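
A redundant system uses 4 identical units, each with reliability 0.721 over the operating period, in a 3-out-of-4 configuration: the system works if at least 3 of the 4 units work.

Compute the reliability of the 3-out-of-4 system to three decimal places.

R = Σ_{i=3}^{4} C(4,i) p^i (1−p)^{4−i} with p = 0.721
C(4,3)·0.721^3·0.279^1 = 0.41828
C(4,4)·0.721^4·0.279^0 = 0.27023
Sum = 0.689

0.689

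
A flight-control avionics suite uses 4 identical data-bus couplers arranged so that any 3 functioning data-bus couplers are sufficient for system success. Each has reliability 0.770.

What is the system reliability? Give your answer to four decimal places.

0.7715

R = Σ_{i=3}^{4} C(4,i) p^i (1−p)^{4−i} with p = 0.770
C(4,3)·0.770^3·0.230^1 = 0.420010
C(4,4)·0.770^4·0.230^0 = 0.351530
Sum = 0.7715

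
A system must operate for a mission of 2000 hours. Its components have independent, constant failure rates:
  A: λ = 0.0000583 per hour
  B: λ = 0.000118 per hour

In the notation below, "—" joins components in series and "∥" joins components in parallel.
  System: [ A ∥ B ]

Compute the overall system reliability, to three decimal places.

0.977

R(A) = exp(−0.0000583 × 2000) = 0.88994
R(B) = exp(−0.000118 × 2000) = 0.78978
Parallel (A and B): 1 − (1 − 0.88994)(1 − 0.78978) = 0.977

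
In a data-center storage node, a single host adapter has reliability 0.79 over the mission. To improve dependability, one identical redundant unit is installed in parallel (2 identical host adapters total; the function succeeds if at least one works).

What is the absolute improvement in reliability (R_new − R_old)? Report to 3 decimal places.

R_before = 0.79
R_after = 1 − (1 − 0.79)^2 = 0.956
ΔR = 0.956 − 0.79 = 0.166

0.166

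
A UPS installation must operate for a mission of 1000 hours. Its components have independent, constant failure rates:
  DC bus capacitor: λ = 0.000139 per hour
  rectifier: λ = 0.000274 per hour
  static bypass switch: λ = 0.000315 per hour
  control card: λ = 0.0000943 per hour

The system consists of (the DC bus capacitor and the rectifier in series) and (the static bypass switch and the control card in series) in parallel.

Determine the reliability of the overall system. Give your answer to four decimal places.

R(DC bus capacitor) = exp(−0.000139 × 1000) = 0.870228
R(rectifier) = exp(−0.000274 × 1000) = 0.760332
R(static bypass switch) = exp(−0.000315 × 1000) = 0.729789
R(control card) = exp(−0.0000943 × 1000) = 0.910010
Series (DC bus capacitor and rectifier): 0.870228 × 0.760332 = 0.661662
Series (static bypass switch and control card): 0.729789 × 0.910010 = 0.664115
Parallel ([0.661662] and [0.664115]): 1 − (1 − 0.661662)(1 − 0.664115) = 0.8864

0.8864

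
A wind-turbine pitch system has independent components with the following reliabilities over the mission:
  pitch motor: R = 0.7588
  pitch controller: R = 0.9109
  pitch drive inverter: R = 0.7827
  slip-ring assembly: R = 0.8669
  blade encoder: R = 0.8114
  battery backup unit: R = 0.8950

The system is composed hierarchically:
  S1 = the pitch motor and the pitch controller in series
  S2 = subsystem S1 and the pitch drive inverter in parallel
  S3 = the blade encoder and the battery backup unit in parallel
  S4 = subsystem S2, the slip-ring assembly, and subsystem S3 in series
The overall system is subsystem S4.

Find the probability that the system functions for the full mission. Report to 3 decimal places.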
· · ·
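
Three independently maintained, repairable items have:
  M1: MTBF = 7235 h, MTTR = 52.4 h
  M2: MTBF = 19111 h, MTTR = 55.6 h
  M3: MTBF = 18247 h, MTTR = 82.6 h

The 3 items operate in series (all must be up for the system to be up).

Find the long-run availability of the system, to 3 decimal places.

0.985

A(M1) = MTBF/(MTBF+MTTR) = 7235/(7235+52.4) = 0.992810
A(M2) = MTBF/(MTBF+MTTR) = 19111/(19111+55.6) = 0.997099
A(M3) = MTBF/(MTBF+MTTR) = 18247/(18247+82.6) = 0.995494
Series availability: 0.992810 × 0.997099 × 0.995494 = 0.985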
· · ·
## Your goal
Scan the listing above for the line that has "System: [ A ∥ B ]", then copy exactly from that line through the line that has "DC bus capacitor: λ = 0.000139 per hour".

## Answer to this problem
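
  System: [ A ∥ B ]

Compute the overall system reliability, to three decimal places.

0.977

R(A) = exp(−0.0000583 × 2000) = 0.88994
R(B) = exp(−0.000118 × 2000) = 0.78978
Parallel (A and B): 1 − (1 − 0.88994)(1 − 0.78978) = 0.977

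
In a data-center storage node, a single host adapter has reliability 0.79 over the mission. To improve dependability, one identical redundant unit is installed in parallel (2 identical host adapters total; the function succeeds if at least one works).

What is the absolute improvement in reliability (R_new − R_old)? Report to 3 decimal places.

R_before = 0.79
R_after = 1 − (1 − 0.79)^2 = 0.956
ΔR = 0.956 − 0.79 = 0.166

0.166

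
A UPS installation must operate for a mission of 1000 hours. Its components have independent, constant failure rates:
  DC bus capacitor: λ = 0.000139 per hour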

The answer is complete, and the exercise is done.